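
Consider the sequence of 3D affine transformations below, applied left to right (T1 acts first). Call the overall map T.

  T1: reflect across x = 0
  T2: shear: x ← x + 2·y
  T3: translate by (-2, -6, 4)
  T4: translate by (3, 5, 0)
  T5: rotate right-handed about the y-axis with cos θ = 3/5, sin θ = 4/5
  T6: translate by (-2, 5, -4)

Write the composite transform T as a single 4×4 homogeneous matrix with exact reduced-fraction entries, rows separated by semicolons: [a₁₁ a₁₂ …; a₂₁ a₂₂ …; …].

T1 = [-1 0 0 0; 0 1 0 0; 0 0 1 0; 0 0 0 1]
T2·T1 = [-1 2 0 0; 0 1 0 0; 0 0 1 0; 0 0 0 1]
T3·…·T1 = [-1 2 0 -2; 0 1 0 -6; 0 0 1 4; 0 0 0 1]
T4·…·T1 = [-1 2 0 1; 0 1 0 -1; 0 0 1 4; 0 0 0 1]
T5·…·T1 = [-3/5 6/5 4/5 19/5; 0 1 0 -1; 4/5 -8/5 3/5 8/5; 0 0 0 1]
T6·…·T1 = [-3/5 6/5 4/5 9/5; 0 1 0 4; 4/5 -8/5 3/5 -12/5; 0 0 0 1]

T = [-3/5 6/5 4/5 9/5; 0 1 0 4; 4/5 -8/5 3/5 -12/5; 0 0 0 1]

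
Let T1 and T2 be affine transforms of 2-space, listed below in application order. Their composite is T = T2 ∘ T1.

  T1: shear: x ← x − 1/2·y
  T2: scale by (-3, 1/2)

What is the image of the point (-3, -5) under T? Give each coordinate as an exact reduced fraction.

T(p) = (3/2, -5/2)

T1 shear: x ← x − 1/2·y: (-3, -5) → (-1/2, -5)
T2 scale by (-3, 1/2): (-1/2, -5) → (3/2, -5/2)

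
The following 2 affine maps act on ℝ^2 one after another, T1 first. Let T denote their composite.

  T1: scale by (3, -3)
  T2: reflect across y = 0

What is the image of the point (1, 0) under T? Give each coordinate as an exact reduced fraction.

T1 scale by (3, -3): (1, 0) → (3, 0)
T2 reflect across y = 0: (3, 0) → (3, 0)

T(p) = (3, 0)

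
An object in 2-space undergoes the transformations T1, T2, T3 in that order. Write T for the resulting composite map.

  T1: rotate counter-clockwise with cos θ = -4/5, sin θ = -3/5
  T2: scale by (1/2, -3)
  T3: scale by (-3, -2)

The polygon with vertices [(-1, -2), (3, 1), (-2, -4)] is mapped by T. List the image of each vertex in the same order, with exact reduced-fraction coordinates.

T1 rotate counter-clockwise with cos θ = -4/5, sin θ = -3/5: (-1, -2) → (-2/5, 11/5); (3, 1) → (-9/5, -13/5); (-2, -4) → (-4/5, 22/5)
T2 scale by (1/2, -3): (-2/5, 11/5) → (-1/5, -33/5); (-9/5, -13/5) → (-9/10, 39/5); (-4/5, 22/5) → (-2/5, -66/5)
T3 scale by (-3, -2): (-1/5, -33/5) → (3/5, 66/5); (-9/10, 39/5) → (27/10, -78/5); (-2/5, -66/5) → (6/5, 132/5)

image vertices: (3/5, 66/5), (27/10, -78/5), (6/5, 132/5)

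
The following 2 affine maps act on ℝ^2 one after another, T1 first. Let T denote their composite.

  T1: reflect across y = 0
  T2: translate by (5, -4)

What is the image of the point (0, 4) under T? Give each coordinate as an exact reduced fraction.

T(p) = (5, -8)

T1 reflect across y = 0: (0, 4) → (0, -4)
T2 translate by (5, -4): (0, -4) → (5, -8)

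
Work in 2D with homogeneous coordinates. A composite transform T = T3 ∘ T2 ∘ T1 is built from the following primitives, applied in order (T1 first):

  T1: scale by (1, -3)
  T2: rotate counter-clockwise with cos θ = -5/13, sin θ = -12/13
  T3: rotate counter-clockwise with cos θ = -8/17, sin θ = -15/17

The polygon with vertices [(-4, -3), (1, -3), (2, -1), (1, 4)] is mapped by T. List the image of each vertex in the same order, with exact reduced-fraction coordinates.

T1 scale by (1, -3): (-4, -3) → (-4, 9); (1, -3) → (1, 9); (2, -1) → (2, 3); (1, 4) → (1, -12)
T2 rotate counter-clockwise with cos θ = -5/13, sin θ = -12/13: (-4, 9) → (128/13, 3/13); (1, 9) → (103/13, -57/13); (2, 3) → (2, -3); (1, -12) → (-149/13, 48/13)
T3 rotate counter-clockwise with cos θ = -8/17, sin θ = -15/17: (128/13, 3/13) → (-979/221, -1944/221); (103/13, -57/13) → (-1679/221, -1089/221); (2, -3) → (-61/17, -6/17); (-149/13, 48/13) → (1912/221, 1851/221)

image vertices: (-979/221, -1944/221), (-1679/221, -1089/221), (-61/17, -6/17), (1912/221, 1851/221)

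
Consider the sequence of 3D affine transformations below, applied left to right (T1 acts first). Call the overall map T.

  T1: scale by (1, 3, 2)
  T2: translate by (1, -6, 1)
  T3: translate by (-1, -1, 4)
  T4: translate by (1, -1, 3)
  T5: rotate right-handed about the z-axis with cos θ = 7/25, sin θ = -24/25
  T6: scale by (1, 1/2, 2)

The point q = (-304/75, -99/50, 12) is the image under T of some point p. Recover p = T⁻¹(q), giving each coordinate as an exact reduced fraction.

T1 = [1 0 0 0; 0 3 0 0; 0 0 2 0; 0 0 0 1]
T2·T1 = [1 0 0 1; 0 3 0 -6; 0 0 2 1; 0 0 0 1]
T3·…·T1 = [1 0 0 0; 0 3 0 -7; 0 0 2 5; 0 0 0 1]
T4·…·T1 = [1 0 0 1; 0 3 0 -8; 0 0 2 8; 0 0 0 1]
T5·…·T1 = [7/25 72/25 0 -37/5; -24/25 21/25 0 -16/5; 0 0 2 8; 0 0 0 1]
T6·…·T1 = [7/25 72/25 0 -37/5; -12/25 21/50 0 -8/5; 0 0 4 16; 0 0 0 1]
det M = 6; M⁻¹ = [7/25 -48/25 0 -1; 8/25 14/75 0 8/3; 0 0 1/4 -4; 0 0 0 1]
M⁻¹ · (-304/75, -99/50, 12)ᵀ = (5/3, 1, -1)ᵀ

p = (5/3, 1, -1)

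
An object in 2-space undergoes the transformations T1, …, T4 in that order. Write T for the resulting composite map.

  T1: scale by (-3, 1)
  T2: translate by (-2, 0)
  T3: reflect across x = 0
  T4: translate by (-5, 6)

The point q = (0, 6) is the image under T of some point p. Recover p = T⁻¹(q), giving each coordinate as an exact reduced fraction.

T1 = [-3 0 0; 0 1 0; 0 0 1]
T2·T1 = [-3 0 -2; 0 1 0; 0 0 1]
T3·…·T1 = [3 0 2; 0 1 0; 0 0 1]
T4·…·T1 = [3 0 -3; 0 1 6; 0 0 1]
det M = 3; M⁻¹ = [1/3 0 1; 0 1 -6; 0 0 1]
M⁻¹ · (0, 6)ᵀ = (1, 0)ᵀ

p = (1, 0)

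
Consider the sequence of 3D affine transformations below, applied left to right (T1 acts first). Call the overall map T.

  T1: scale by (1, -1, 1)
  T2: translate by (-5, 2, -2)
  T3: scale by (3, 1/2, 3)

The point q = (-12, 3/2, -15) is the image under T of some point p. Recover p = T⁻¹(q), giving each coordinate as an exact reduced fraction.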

━━━━

REQUIRED WORK:
In the entries above, find each line with "resulting" and copy it.

SOLUTION BELOW:
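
An object in 2-space undergoes the transformations T1, T2, T3 in that order. Write T for the resulting composite map.
An object in 2-space undergoes the transformations T1, …, T4 in that order. Write T for the resulting composite map.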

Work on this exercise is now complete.